* [DIRECTIONS FOR THIS TASK]: Find the line containing "- critical: Mercy" in the entries below. Restate it and each line after it, word for word, up to and including the line containing "- severe: Mercy 39/115, St. Luke's 79/180".

* [DATA FOR THIS EXERCISE]:
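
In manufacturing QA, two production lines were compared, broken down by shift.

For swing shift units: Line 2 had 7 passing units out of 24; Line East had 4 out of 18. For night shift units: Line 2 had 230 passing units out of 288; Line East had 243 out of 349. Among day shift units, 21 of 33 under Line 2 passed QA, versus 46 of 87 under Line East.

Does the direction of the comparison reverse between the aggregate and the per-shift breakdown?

Swing shift: Line 2 7/24 = 29.2%, Line East 4/18 = 22.2% → Line 2
Night shift: Line 2 230/288 = 79.9%, Line East 243/349 = 69.6% → Line 2
Day shift: Line 2 21/33 = 63.6%, Line East 46/87 = 52.9% → Line 2
Overall: Line 2 258/345 = 74.8%, Line East 293/454 = 64.5% → Line 2
Line 2 wins overall and in every shift group — no reversal.

No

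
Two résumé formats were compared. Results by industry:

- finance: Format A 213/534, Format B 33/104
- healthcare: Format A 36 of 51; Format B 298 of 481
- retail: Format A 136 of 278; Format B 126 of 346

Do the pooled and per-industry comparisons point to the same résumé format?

Finance: Format A 213/534 = 39.9%, Format B 33/104 = 31.7% → Format A
Healthcare: Format A 36/51 = 70.6%, Format B 298/481 = 62.0% → Format A
Retail: Format A 136/278 = 48.9%, Format B 126/346 = 36.4% → Format A
Overall: Format A 385/863 = 44.6%, Format B 457/931 = 49.1% → Format B
Format A wins each industry group but Format B wins overall — the comparison reverses. Format A's applications skew toward finance, which has a lower base rate.

No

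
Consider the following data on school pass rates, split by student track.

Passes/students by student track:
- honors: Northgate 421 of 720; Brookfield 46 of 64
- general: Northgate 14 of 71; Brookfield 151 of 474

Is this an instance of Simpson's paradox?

Yes

Honors: Northgate 421/720 = 58.5%, Brookfield 46/64 = 71.9% → Brookfield
General: Northgate 14/71 = 19.7%, Brookfield 151/474 = 31.9% → Brookfield
Overall: Northgate 435/791 = 55.0%, Brookfield 197/538 = 36.6% → Northgate
Brookfield wins each student group but Northgate wins overall — the comparison reverses. Brookfield's students skew toward general, which has a lower base rate.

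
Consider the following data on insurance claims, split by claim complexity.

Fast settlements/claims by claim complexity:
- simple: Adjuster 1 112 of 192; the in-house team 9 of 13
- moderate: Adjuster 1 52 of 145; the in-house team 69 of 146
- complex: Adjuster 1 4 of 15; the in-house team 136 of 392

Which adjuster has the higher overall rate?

Adjuster 1

Simple: Adjuster 1 112/192 = 58.3%, the in-house team 9/13 = 69.2% → the in-house team
Moderate: Adjuster 1 52/145 = 35.9%, the in-house team 69/146 = 47.3% → the in-house team
Complex: Adjuster 1 4/15 = 26.7%, the in-house team 136/392 = 34.7% → the in-house team
Overall: Adjuster 1 168/352 = 47.7%, the in-house team 214/551 = 38.8% → Adjuster 1
(The in-house team wins every claim group but Adjuster 1 wins overall — the in-house team's claims skew toward the low-rate complex group.)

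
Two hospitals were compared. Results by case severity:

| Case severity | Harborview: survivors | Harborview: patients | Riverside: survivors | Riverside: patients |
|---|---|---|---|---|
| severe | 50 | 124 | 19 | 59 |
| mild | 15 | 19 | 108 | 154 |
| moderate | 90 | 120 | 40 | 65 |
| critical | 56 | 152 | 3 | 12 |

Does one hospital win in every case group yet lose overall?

Severe: Harborview 50/124 = 40.3%, Riverside 19/59 = 32.2% → Harborview
Mild: Harborview 15/19 = 78.9%, Riverside 108/154 = 70.1% → Harborview
Moderate: Harborview 90/120 = 75.0%, Riverside 40/65 = 61.5% → Harborview
Critical: Harborview 56/152 = 36.8%, Riverside 3/12 = 25.0% → Harborview
Overall: Harborview 211/415 = 50.8%, Riverside 170/290 = 58.6% → Riverside
Harborview wins each case group but Riverside wins overall — the comparison reverses. Harborview's patients skew toward critical, which has a lower base rate.

Yes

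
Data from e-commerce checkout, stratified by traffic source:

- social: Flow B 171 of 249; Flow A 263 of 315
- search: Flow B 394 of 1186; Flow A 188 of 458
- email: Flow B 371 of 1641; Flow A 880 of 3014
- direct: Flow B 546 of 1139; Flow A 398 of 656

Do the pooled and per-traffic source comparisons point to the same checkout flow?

Yes

Social: Flow B 171/249 = 68.7%, Flow A 263/315 = 83.5% → Flow A
Search: Flow B 394/1186 = 33.2%, Flow A 188/458 = 41.0% → Flow A
Email: Flow B 371/1641 = 22.6%, Flow A 880/3014 = 29.2% → Flow A
Direct: Flow B 546/1139 = 47.9%, Flow A 398/656 = 60.7% → Flow A
Overall: Flow B 1482/4215 = 35.2%, Flow A 1729/4443 = 38.9% → Flow A
Flow A wins overall and in every traffic group — no reversal.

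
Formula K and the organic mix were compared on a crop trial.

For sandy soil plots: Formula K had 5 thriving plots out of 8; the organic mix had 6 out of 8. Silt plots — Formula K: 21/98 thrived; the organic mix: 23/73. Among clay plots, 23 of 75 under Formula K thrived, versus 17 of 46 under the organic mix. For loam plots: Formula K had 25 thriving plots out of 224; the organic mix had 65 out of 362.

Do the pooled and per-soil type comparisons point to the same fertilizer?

Sandy soil: Formula K 5/8 = 62.5%, the organic mix 6/8 = 75.0% → the organic mix
Silt: Formula K 21/98 = 21.4%, the organic mix 23/73 = 31.5% → the organic mix
Clay: Formula K 23/75 = 30.7%, the organic mix 17/46 = 37.0% → the organic mix
Loam: Formula K 25/224 = 11.2%, the organic mix 65/362 = 18.0% → the organic mix
Overall: Formula K 74/405 = 18.3%, the organic mix 111/489 = 22.7% → the organic mix
The organic mix wins overall and in every soil group — no reversal.

Yes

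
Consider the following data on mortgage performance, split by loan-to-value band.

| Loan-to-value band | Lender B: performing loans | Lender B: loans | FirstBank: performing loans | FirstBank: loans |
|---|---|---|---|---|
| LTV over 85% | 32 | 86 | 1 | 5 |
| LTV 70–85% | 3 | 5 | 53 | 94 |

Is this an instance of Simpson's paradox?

Yes

LTV over 85%: Lender B 32/86 = 37.2%, FirstBank 1/5 = 20.0% → Lender B
LTV 70–85%: Lender B 3/5 = 60.0%, FirstBank 53/94 = 56.4% → Lender B
Overall: Lender B 35/91 = 38.5%, FirstBank 54/99 = 54.5% → FirstBank
Lender B wins each loan-to-value group but FirstBank wins overall — the comparison reverses. Lender B's loans skew toward LTV over 85%, which has a lower base rate.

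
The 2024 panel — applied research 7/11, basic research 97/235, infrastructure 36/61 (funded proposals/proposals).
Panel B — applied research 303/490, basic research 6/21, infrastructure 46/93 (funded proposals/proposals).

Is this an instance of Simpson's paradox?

Yes

Applied research: the 2024 panel 7/11 = 63.6%, Panel B 303/490 = 61.8% → the 2024 panel
Basic research: the 2024 panel 97/235 = 41.3%, Panel B 6/21 = 28.6% → the 2024 panel
Infrastructure: the 2024 panel 36/61 = 59.0%, Panel B 46/93 = 49.5% → the 2024 panel
Overall: the 2024 panel 140/307 = 45.6%, Panel B 355/604 = 58.8% → Panel B
The 2024 panel wins each proposal group but Panel B wins overall — the comparison reverses. The 2024 panel's proposals skew toward basic research, which has a lower base rate.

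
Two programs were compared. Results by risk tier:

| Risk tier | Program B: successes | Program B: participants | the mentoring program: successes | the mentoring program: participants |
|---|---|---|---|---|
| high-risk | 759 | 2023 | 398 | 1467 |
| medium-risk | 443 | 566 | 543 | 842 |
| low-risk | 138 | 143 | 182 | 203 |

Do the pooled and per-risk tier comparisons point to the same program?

High-risk: Program B 759/2023 = 37.5%, the mentoring program 398/1467 = 27.1% → Program B
Medium-risk: Program B 443/566 = 78.3%, the mentoring program 543/842 = 64.5% → Program B
Low-risk: Program B 138/143 = 96.5%, the mentoring program 182/203 = 89.7% → Program B
Overall: Program B 1340/2732 = 49.0%, the mentoring program 1123/2512 = 44.7% → Program B
Program B wins overall and in every risk group — no reversal.

Yes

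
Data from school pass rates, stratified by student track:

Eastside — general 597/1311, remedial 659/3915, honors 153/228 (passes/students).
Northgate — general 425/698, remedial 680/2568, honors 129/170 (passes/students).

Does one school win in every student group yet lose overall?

General: Eastside 597/1311 = 45.5%, Northgate 425/698 = 60.9% → Northgate
Remedial: Eastside 659/3915 = 16.8%, Northgate 680/2568 = 26.5% → Northgate
Honors: Eastside 153/228 = 67.1%, Northgate 129/170 = 75.9% → Northgate
Overall: Eastside 1409/5454 = 25.8%, Northgate 1234/3436 = 35.9% → Northgate
Northgate wins overall and in every student group — no reversal.

No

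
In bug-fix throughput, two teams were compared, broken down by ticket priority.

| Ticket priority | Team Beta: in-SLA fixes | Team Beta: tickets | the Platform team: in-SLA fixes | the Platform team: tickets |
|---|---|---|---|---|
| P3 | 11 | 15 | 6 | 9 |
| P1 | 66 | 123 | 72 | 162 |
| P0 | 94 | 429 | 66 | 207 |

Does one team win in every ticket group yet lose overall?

No

P3: Team Beta 11/15 = 73.3%, the Platform team 6/9 = 66.7% → Team Beta
P1: Team Beta 66/123 = 53.7%, the Platform team 72/162 = 44.4% → Team Beta
P0: Team Beta 94/429 = 21.9%, the Platform team 66/207 = 31.9% → the Platform team
Overall: Team Beta 171/567 = 30.2%, the Platform team 144/378 = 38.1% → the Platform team
Neither sweeps: Team Beta wins 2 of 3 groups, the Platform team wins 1. The Platform team wins overall but not every group — no Simpson reversal.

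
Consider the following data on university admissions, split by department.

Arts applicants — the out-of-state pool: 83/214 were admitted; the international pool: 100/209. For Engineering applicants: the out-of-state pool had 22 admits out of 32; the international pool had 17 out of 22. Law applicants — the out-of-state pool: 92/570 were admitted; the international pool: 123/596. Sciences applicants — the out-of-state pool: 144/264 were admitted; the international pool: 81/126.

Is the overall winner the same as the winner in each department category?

Yes

Arts: the out-of-state pool 83/214 = 38.8%, the international pool 100/209 = 47.8% → the international pool
Engineering: the out-of-state pool 22/32 = 68.8%, the international pool 17/22 = 77.3% → the international pool
Law: the out-of-state pool 92/570 = 16.1%, the international pool 123/596 = 20.6% → the international pool
Sciences: the out-of-state pool 144/264 = 54.5%, the international pool 81/126 = 64.3% → the international pool
Overall: the out-of-state pool 341/1080 = 31.6%, the international pool 321/953 = 33.7% → the international pool
The international pool wins overall and in every department group — no reversal.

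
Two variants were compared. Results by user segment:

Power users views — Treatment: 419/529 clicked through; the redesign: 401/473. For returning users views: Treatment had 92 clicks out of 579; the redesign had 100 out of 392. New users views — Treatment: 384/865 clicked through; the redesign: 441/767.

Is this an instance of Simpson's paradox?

No

Power users: Treatment 419/529 = 79.2%, the redesign 401/473 = 84.8% → the redesign
Returning users: Treatment 92/579 = 15.9%, the redesign 100/392 = 25.5% → the redesign
New users: Treatment 384/865 = 44.4%, the redesign 441/767 = 57.5% → the redesign
Overall: Treatment 895/1973 = 45.4%, the redesign 942/1632 = 57.7% → the redesign
The redesign wins overall and in every user group — no reversal.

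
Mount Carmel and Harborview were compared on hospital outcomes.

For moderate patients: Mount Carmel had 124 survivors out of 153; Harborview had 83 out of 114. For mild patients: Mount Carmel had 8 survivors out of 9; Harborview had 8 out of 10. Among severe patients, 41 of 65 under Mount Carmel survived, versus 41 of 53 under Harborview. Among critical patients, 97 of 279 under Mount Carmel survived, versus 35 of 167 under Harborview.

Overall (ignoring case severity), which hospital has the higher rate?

Mount Carmel

Moderate: Mount Carmel 124/153 = 81.0%, Harborview 83/114 = 72.8% → Mount Carmel
Mild: Mount Carmel 8/9 = 88.9%, Harborview 8/10 = 80.0% → Mount Carmel
Severe: Mount Carmel 41/65 = 63.1%, Harborview 41/53 = 77.4% → Harborview
Critical: Mount Carmel 97/279 = 34.8%, Harborview 35/167 = 21.0% → Mount Carmel
Overall: Mount Carmel 270/506 = 53.4%, Harborview 167/344 = 48.5% → Mount Carmel
(Neither sweeps every case group, but Mount Carmel has the higher pooled rate.)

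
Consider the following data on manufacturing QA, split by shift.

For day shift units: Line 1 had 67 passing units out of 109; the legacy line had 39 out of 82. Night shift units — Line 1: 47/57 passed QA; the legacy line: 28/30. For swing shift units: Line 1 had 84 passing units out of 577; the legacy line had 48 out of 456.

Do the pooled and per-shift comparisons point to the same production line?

Day shift: Line 1 67/109 = 61.5%, the legacy line 39/82 = 47.6% → Line 1
Night shift: Line 1 47/57 = 82.5%, the legacy line 28/30 = 93.3% → the legacy line
Swing shift: Line 1 84/577 = 14.6%, the legacy line 48/456 = 10.5% → Line 1
Overall: Line 1 198/743 = 26.6%, the legacy line 115/568 = 20.2% → Line 1
Neither sweeps: Line 1 wins 2 of 3 groups, the legacy line wins 1. Line 1 wins overall but not every group — no Simpson reversal.

No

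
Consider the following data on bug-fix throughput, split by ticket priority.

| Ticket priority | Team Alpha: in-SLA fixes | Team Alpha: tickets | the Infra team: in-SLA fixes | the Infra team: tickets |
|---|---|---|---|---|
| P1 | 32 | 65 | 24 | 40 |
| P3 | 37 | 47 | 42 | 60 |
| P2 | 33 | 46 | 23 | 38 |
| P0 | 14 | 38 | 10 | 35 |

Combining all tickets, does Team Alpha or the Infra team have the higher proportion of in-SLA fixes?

P1: Team Alpha 32/65 = 49.2%, the Infra team 24/40 = 60.0% → the Infra team
P3: Team Alpha 37/47 = 78.7%, the Infra team 42/60 = 70.0% → Team Alpha
P2: Team Alpha 33/46 = 71.7%, the Infra team 23/38 = 60.5% → Team Alpha
P0: Team Alpha 14/38 = 36.8%, the Infra team 10/35 = 28.6% → Team Alpha
Overall: Team Alpha 116/196 = 59.2%, the Infra team 99/173 = 57.2% → Team Alpha
(Neither sweeps every ticket group, but Team Alpha has the higher pooled rate.)

Team Alpha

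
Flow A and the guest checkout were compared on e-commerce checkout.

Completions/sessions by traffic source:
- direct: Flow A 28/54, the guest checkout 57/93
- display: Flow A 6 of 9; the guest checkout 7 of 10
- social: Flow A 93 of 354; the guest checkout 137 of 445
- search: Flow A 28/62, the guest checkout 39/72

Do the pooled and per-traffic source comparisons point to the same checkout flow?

Direct: Flow A 28/54 = 51.9%, the guest checkout 57/93 = 61.3% → the guest checkout
Display: Flow A 6/9 = 66.7%, the guest checkout 7/10 = 70.0% → the guest checkout
Social: Flow A 93/354 = 26.3%, the guest checkout 137/445 = 30.8% → the guest checkout
Search: Flow A 28/62 = 45.2%, the guest checkout 39/72 = 54.2% → the guest checkout
Overall: Flow A 155/479 = 32.4%, the guest checkout 240/620 = 38.7% → the guest checkout
The guest checkout wins overall and in every traffic group — no reversal.

Yes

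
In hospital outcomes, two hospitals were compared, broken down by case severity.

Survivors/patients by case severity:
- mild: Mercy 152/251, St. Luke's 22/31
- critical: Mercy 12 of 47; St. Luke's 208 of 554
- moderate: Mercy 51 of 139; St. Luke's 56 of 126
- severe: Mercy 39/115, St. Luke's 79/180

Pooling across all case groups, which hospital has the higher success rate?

Mild: Mercy 152/251 = 60.6%, St. Luke's 22/31 = 71.0% → St. Luke's
Critical: Mercy 12/47 = 25.5%, St. Luke's 208/554 = 37.5% → St. Luke's
Moderate: Mercy 51/139 = 36.7%, St. Luke's 56/126 = 44.4% → St. Luke's
Severe: Mercy 39/115 = 33.9%, St. Luke's 79/180 = 43.9% → St. Luke's
Overall: Mercy 254/552 = 46.0%, St. Luke's 365/891 = 41.0% → Mercy
(St. Luke's wins every case group but Mercy wins overall — St. Luke's's patients skew toward the low-rate critical group.)

Mercy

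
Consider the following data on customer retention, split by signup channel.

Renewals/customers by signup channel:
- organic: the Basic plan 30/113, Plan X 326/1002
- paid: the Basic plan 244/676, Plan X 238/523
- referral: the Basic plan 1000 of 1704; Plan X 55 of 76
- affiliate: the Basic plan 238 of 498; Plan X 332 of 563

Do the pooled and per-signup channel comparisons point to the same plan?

Organic: the Basic plan 30/113 = 26.5%, Plan X 326/1002 = 32.5% → Plan X
Paid: the Basic plan 244/676 = 36.1%, Plan X 238/523 = 45.5% → Plan X
Referral: the Basic plan 1000/1704 = 58.7%, Plan X 55/76 = 72.4% → Plan X
Affiliate: the Basic plan 238/498 = 47.8%, Plan X 332/563 = 59.0% → Plan X
Overall: the Basic plan 1512/2991 = 50.6%, Plan X 951/2164 = 43.9% → the Basic plan
Plan X wins each signup group but the Basic plan wins overall — the comparison reverses. Plan X's customers skew toward organic, which has a lower base rate.

No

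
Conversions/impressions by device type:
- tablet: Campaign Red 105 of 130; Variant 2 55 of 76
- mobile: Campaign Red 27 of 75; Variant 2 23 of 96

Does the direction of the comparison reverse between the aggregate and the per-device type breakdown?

Tablet: Campaign Red 105/130 = 80.8%, Variant 2 55/76 = 72.4% → Campaign Red
Mobile: Campaign Red 27/75 = 36.0%, Variant 2 23/96 = 24.0% → Campaign Red
Overall: Campaign Red 132/205 = 64.4%, Variant 2 78/172 = 45.3% → Campaign Red
Campaign Red wins overall and in every device group — no reversal.

No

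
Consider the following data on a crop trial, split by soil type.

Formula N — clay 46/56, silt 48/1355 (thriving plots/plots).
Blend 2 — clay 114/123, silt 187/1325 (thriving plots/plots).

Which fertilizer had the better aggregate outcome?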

* [ANSWER TO THIS TASK]:
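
- critical: Mercy 12 of 47; St. Luke's 208 of 554
- moderate: Mercy 51 of 139; St. Luke's 56 of 126
- severe: Mercy 39/115, St. Luke's 79/180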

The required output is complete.